### [Exercise goal]
Find the line containing "Let u(x) = (x" in the records below. Copy exactly that line and each one after it, ending at the line containing "Answer: -4161", and nothing more.

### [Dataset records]
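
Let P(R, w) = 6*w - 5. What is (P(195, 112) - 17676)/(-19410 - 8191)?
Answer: 17009/27601 ≈ 0.61625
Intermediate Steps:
P(R, w) = -5 + 6*w
(P(195, 112) - 17676)/(-19410 - 8191) = ((-5 + 6*112) - 17676)/(-19410 - 8191) = ((-5 + 672) - 17676)/(-27601) = (667 - 17676)*(-1/27601) = -17009*(-1/27601) = 17009/27601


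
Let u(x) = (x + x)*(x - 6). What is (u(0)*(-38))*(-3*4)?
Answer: 0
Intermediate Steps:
u(x) = 2*x*(-6 + x) (u(x) = (2*x)*(-6 + x) = 2*x*(-6 + x))
(u(0)*(-38))*(-3*4) = ((2*0*(-6 + 0))*(-38))*(-3*4) = ((2*0*(-6))*(-38))*(-12) = (0*(-38))*(-12) = 0*(-12) = 0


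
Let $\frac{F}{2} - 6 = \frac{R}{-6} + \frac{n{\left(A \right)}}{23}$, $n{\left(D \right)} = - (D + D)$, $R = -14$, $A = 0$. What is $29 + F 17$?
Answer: $\frac{937}{3} \approx 312.33$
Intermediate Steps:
$n{\left(D \right)} = - 2 D$
$F = \frac{50}{3}$ ($F = 12 + 2 \left(- \frac{14}{-6} + \frac{\left(-2\right) 0}{23}\right) = 12 + 2 \left(\left(-14\right) \left(- \frac{1}{6}\right) + 0 \cdot \frac{1}{23}\right) = 12 + 2 \left(\frac{7}{3} + 0\right) = 12 + 2 \cdot \frac{7}{3} = 12 + \frac{14}{3} = \frac{50}{3} \approx 16.667$)
$29 + F 17 = 29 + \frac{50}{3} \cdot 17 = 29 + \frac{850}{3} = \frac{937}{3}$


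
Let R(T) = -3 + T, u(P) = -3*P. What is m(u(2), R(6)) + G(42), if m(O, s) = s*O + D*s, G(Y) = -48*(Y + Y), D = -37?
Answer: -4161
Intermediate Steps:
G(Y) = -96*Y
m(O, s) = -37*s + O*s (m(O, s) = s*O - 37*s = O*s - 37*s = -37*s + O*s)
m(u(2), R(6)) + G(42) = (-3 + 6)*(-37 - 3*2) - 96*42 = 3*(-37 - 6) - 4032 = 3*(-43) - 4032 = -129 - 4032 = -4161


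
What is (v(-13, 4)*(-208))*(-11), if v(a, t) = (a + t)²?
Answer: 185328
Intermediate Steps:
(v(-13, 4)*(-208))*(-11) = ((-13 + 4)²*(-208))*(-11) = ((-9)²*(-208))*(-11) = (81*(-208))*(-11) = -16848*(-11) = 185328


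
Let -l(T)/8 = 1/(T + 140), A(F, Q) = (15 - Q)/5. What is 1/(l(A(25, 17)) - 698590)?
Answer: -349/243807930 ≈ -1.4315e-6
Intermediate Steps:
A(F, Q) = 3 - Q/5 (A(F, Q) = (15 - Q)*(1/5) = 3 - Q/5)
l(T) = -8/(140 + T) (l(T) = -8/(T + 140) = -8/(140 + T))
1/(l(A(25, 17)) - 698590) = 1/(-8/(140 + (3 - 1/5*17)) - 698590) = 1/(-8/(140 + (3 - 17/5)) - 698590) = 1/(-8/(140 - 2/5) - 698590) = 1/(-8/698/5 - 698590) = 1/(-8*5/698 - 698590) = 1/(-20/349 - 698590) = 1/(-243807930/349) = -349/243807930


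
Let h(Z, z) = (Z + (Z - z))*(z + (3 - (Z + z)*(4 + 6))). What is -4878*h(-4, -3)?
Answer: 1707300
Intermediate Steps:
h(Z, z) = (-z + 2*Z)*(3 - 10*Z - 9*z) (h(Z, z) = (-z + 2*Z)*(z + (3 - (Z + z)*10)) = (-z + 2*Z)*(z + (3 - (10*Z + 10*z))) = (-z + 2*Z)*(z + (3 + (-10*Z - 10*z))) = (-z + 2*Z)*(z + (3 - 10*Z - 10*z)) = (-z + 2*Z)*(3 - 10*Z - 9*z))
-4878*h(-4, -3) = -4878*(-20*(-4)**2 - 3*(-3) + 6*(-4) + 9*(-3)**2 - 8*(-4)*(-3)) = -4878*(-20*16 + 9 - 24 + 9*9 - 96) = -4878*(-320 + 9 - 24 + 81 - 96) = -4878*(-350) = 1707300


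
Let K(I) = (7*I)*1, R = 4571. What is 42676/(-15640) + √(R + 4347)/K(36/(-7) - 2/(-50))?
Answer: -10669/3910 - 175*√182/893 ≈ -5.3724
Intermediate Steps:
K(I) = 7*I
42676/(-15640) + √(R + 4347)/K(36/(-7) - 2/(-50)) = 42676/(-15640) + √(4571 + 4347)/((7*(36/(-7) - 2/(-50)))) = 42676*(-1/15640) + √8918/((7*(36*(-⅐) - 2*(-1/50)))) = -10669/3910 + (7*√182)/((7*(-36/7 + 1/25))) = -10669/3910 + (7*√182)/((7*(-893/175))) = -10669/3910 + (7*√182)/(-893/25) = -10669/3910 + (7*√182)*(-25/893) = -10669/3910 - 175*√182/893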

### [Answer to the exercise]
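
Let u(x) = (x + x)*(x - 6). What is (u(0)*(-38))*(-3*4)?
Answer: 0
Intermediate Steps:
u(x) = 2*x*(-6 + x) (u(x) = (2*x)*(-6 + x) = 2*x*(-6 + x))
(u(0)*(-38))*(-3*4) = ((2*0*(-6 + 0))*(-38))*(-3*4) = ((2*0*(-6))*(-38))*(-12) = (0*(-38))*(-12) = 0*(-12) = 0


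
Let $\frac{F}{2} - 6 = \frac{R}{-6} + \frac{n{\left(A \right)}}{23}$, $n{\left(D \right)} = - (D + D)$, $R = -14$, $A = 0$. What is $29 + F 17$?
Answer: $\frac{937}{3} \approx 312.33$
Intermediate Steps:
$n{\left(D \right)} = - 2 D$
$F = \frac{50}{3}$ ($F = 12 + 2 \left(- \frac{14}{-6} + \frac{\left(-2\right) 0}{23}\right) = 12 + 2 \left(\left(-14\right) \left(- \frac{1}{6}\right) + 0 \cdot \frac{1}{23}\right) = 12 + 2 \left(\frac{7}{3} + 0\right) = 12 + 2 \cdot \frac{7}{3} = 12 + \frac{14}{3} = \frac{50}{3} \approx 16.667$)
$29 + F 17 = 29 + \frac{50}{3} \cdot 17 = 29 + \frac{850}{3} = \frac{937}{3}$


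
Let R(T) = -3 + T, u(P) = -3*P. What is m(u(2), R(6)) + G(42), if m(O, s) = s*O + D*s, G(Y) = -48*(Y + Y), D = -37?
Answer: -4161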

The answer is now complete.